● **Task goal**
Exactly the lines from the one with "Gear G1 (56" through the last line of the listing must be given again.

Source data below:

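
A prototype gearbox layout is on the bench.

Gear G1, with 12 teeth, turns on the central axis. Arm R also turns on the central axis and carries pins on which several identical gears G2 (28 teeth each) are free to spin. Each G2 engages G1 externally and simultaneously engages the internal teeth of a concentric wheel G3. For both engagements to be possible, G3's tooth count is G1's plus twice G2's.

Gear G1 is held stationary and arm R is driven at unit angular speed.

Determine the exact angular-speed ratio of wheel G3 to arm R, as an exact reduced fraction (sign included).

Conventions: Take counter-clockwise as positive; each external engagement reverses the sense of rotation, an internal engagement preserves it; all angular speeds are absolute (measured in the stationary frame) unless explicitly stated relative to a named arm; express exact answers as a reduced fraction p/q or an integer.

20/17

class = planetary set [G3 = 12+2·28 = 68; Willis about the carrier]
ring teeth: 12 + 2·28 = 68
12(ω_sun−ω_arm) = −68(ω_ring−ω_arm),  ω_sun = 0, ω_arm = 1
ω_ring = 1 − (12/68)(0−1) = 20/17
ω_out/ω_in = 20/17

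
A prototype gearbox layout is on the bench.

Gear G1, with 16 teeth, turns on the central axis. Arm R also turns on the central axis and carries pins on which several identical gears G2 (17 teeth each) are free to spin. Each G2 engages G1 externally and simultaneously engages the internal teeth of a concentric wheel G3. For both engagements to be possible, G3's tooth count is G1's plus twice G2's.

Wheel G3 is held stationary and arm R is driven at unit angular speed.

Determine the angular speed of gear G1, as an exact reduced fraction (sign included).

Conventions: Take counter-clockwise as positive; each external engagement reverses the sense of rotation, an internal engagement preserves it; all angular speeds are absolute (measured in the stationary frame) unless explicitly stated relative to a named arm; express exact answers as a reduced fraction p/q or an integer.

topology: planetary set — G1 16T / G2 17T / G3 50T, arm = carrier (Willis)
ring teeth: 16 + 2·17 = 50
16(ω_sun−ω_arm) = −50(ω_ring−ω_arm),  ω_ring = 0, ω_arm = 1
ω_sun = 1 − (50/16)(0−1) = 33/8
exact speed ratio = 33/8

33/8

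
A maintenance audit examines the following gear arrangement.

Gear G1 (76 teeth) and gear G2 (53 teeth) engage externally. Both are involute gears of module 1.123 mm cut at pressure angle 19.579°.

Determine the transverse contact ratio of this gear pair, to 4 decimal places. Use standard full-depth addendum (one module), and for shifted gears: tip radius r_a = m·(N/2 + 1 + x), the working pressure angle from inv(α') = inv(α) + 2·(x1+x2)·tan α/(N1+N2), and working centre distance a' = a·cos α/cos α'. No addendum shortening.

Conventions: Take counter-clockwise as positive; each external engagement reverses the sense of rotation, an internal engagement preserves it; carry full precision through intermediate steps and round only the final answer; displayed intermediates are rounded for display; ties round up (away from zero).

1.8165

class = single-mesh tooth geometry [involute pair 76T × 53T, m = 1.123]
base radii: r_b1 = 40.206604, r_b2 = 28.038816
tip radii: r_a1 = 43.797000, r_a2 = 30.882500
no profile shift: α' = α, a' = a
action lengths: √(r_a1²−r_b1²) = 17.366814, √(r_a2²−r_b2²) = 12.944250
base pitch p_b = π·m·cos α = 3.324020
CR = (17.366814 + 12.944250 − 72.433500·sin 19.57900°)/3.324020 = 1.816519
contact ratio ≈ 1.8165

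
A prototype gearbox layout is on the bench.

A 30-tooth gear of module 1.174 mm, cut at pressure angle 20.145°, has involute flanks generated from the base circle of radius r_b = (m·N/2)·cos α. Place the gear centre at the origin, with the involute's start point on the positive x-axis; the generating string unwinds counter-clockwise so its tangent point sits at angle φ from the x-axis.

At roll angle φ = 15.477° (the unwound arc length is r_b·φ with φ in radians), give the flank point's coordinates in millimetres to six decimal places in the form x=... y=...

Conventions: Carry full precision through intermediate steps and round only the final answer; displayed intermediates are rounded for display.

class = single-mesh tooth geometry [base-circle involute, m = 1.174, 30T]
pitch radius r_p = m·N/2 = 1.174·30/2 = 17.610000
base radius r_b = r_p·cos α = 17.610000·cos 20.145° = 16.532692
roll angle φ = 15.477° = 0.27012461 rad
x = r_b·(cos φ + φ·sin φ) = 17.124906
y = r_b·(sin φ − φ·cos φ) = 0.107831

x=17.124906 y=0.107831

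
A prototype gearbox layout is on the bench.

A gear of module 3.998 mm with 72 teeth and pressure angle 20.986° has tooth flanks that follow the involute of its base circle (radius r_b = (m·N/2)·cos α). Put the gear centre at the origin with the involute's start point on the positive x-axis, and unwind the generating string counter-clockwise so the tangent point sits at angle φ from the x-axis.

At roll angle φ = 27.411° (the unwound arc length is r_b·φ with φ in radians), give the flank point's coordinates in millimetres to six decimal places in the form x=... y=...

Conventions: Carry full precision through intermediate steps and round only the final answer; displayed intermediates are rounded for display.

topology: single-mesh involute geometry — m = 3.998, N = 72
pitch radius r_p = m·N/2 = 3.998·72/2 = 143.928000
base radius r_b = r_p·cos α = 143.928000·cos 20.986° = 134.380963
roll angle φ = 27.411° = 0.47841220 rad
x = r_b·(cos φ + φ·sin φ) = 148.890579
y = r_b·(sin φ − φ·cos φ) = 4.793475

x=148.890579 y=4.793475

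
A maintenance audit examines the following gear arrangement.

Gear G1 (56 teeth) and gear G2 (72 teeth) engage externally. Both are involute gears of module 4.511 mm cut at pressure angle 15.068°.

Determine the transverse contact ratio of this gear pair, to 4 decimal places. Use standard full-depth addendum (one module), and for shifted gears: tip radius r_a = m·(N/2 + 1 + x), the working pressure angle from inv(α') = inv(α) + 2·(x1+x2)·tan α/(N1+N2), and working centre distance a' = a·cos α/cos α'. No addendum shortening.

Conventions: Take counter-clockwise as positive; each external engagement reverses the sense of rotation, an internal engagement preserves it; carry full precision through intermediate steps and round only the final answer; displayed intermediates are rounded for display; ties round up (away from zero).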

End of Source data.

● **Task solution**
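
Gear G1 (56 teeth) and gear G2 (72 teeth) engage externally. Both are involute gears of module 4.511 mm cut at pressure angle 15.068°.

Determine the transverse contact ratio of this gear pair, to 4 decimal places. Use standard full-depth addendum (one module), and for shifted gears: tip radius r_a = m·(N/2 + 1 + x), the working pressure angle from inv(α') = inv(α) + 2·(x1+x2)·tan α/(N1+N2), and working centre distance a' = a·cos α/cos α'. No addendum shortening.

Conventions: Take counter-clockwise as positive; each external engagement reverses the sense of rotation, an internal engagement preserves it; carry full precision through intermediate steps and round only the final answer; displayed intermediates are rounded for display; ties round up (away from zero).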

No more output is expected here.